* Task objective: A line containing "Answer: 54970" appears in the material below. Return exactly every line from the first through that one, and only those.

* Information:
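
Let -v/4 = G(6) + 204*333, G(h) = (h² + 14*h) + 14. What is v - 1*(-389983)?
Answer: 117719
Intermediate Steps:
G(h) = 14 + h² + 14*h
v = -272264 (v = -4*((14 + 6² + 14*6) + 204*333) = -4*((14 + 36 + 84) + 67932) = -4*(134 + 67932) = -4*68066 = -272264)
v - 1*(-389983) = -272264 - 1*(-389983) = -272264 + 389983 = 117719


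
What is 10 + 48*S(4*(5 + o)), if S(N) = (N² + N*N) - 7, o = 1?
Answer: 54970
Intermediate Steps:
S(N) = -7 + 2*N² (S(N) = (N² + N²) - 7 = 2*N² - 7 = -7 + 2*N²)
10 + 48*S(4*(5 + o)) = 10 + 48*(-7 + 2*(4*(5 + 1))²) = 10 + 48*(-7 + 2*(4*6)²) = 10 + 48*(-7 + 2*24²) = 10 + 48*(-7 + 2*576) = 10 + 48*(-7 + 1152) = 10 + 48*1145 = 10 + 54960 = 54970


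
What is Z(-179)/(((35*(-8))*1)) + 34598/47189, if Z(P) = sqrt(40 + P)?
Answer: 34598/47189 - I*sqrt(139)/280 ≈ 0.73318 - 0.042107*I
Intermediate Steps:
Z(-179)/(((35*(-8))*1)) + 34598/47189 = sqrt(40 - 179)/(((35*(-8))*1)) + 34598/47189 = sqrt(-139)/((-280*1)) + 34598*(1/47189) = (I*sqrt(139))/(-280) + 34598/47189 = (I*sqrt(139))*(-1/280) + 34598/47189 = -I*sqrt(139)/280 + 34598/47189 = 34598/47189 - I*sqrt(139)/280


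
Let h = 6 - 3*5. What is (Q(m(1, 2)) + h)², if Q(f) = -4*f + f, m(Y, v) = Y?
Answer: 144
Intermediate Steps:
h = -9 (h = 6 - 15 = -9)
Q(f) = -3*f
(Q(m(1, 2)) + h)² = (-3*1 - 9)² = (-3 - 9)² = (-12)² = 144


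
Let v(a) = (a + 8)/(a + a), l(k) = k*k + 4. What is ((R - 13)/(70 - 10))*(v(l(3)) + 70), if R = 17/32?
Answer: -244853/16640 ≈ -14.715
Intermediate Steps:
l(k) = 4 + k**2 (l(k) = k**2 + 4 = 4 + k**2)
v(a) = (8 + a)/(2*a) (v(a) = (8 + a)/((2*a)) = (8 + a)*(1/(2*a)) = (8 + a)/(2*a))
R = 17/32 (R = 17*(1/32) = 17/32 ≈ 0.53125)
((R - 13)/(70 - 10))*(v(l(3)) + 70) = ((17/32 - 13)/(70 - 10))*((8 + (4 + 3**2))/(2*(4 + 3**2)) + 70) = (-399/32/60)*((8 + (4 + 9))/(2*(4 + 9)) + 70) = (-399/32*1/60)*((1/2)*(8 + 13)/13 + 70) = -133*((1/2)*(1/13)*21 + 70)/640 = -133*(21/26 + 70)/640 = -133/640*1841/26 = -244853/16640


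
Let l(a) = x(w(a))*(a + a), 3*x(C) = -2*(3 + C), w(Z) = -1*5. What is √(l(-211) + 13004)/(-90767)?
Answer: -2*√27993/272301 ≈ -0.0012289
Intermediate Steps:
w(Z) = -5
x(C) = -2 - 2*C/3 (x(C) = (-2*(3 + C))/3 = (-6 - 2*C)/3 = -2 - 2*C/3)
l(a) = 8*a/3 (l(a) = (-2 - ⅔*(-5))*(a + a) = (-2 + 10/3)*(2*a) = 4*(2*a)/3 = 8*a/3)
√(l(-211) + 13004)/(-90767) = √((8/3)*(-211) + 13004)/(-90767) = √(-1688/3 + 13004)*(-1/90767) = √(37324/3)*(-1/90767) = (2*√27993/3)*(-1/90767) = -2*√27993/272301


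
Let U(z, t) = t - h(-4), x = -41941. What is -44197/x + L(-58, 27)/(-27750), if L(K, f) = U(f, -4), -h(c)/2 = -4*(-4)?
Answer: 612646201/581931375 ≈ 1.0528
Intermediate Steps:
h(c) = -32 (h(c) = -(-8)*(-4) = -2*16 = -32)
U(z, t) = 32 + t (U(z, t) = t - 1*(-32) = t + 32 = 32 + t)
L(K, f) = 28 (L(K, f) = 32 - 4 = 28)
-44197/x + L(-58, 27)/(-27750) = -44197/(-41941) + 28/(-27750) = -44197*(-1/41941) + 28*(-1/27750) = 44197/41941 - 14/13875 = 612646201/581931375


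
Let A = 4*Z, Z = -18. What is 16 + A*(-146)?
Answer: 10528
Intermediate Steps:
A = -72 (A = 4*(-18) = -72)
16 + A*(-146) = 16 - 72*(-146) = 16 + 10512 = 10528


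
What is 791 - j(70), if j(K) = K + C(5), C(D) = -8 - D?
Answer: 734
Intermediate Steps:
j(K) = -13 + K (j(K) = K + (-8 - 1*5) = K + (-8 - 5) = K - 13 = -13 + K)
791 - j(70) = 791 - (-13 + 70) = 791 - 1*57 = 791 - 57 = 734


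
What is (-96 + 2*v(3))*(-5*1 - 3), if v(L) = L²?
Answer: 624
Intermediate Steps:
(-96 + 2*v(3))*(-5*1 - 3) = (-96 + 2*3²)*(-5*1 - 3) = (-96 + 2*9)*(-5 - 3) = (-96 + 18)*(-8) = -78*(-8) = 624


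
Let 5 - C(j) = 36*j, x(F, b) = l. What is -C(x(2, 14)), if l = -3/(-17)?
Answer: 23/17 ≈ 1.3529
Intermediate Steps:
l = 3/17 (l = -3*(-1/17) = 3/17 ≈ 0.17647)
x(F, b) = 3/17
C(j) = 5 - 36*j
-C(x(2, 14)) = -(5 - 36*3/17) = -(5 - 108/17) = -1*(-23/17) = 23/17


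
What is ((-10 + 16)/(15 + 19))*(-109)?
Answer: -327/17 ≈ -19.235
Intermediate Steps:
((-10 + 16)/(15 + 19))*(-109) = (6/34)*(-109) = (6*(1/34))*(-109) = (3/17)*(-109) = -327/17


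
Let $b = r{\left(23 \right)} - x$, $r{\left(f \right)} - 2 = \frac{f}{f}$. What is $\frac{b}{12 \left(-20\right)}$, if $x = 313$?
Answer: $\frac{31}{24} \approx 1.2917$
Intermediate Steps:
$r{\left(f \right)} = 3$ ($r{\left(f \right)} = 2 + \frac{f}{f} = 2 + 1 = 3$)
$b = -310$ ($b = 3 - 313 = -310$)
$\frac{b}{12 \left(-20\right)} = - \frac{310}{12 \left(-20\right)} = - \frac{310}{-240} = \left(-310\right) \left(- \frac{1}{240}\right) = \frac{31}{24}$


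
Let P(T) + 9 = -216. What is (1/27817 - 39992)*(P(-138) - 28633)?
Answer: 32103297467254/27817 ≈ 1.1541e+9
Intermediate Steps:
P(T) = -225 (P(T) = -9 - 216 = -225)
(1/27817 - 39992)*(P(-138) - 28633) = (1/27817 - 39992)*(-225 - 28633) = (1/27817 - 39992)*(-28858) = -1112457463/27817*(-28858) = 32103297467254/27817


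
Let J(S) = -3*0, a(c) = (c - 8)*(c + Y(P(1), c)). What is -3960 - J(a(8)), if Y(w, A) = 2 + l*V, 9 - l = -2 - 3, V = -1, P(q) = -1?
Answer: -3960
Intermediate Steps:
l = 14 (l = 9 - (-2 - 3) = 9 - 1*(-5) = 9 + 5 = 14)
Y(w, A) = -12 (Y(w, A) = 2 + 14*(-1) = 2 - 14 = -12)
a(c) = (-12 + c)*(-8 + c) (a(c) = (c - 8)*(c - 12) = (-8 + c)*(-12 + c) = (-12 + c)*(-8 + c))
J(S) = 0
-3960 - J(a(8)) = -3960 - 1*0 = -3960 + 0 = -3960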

* Written answer:
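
Let -v/4 = G(6) + 204*333, G(h) = (h² + 14*h) + 14. What is v - 1*(-389983)?
Answer: 117719
Intermediate Steps:
G(h) = 14 + h² + 14*h
v = -272264 (v = -4*((14 + 6² + 14*6) + 204*333) = -4*((14 + 36 + 84) + 67932) = -4*(134 + 67932) = -4*68066 = -272264)
v - 1*(-389983) = -272264 - 1*(-389983) = -272264 + 389983 = 117719


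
What is 10 + 48*S(4*(5 + o)), if S(N) = (N² + N*N) - 7, o = 1?
Answer: 54970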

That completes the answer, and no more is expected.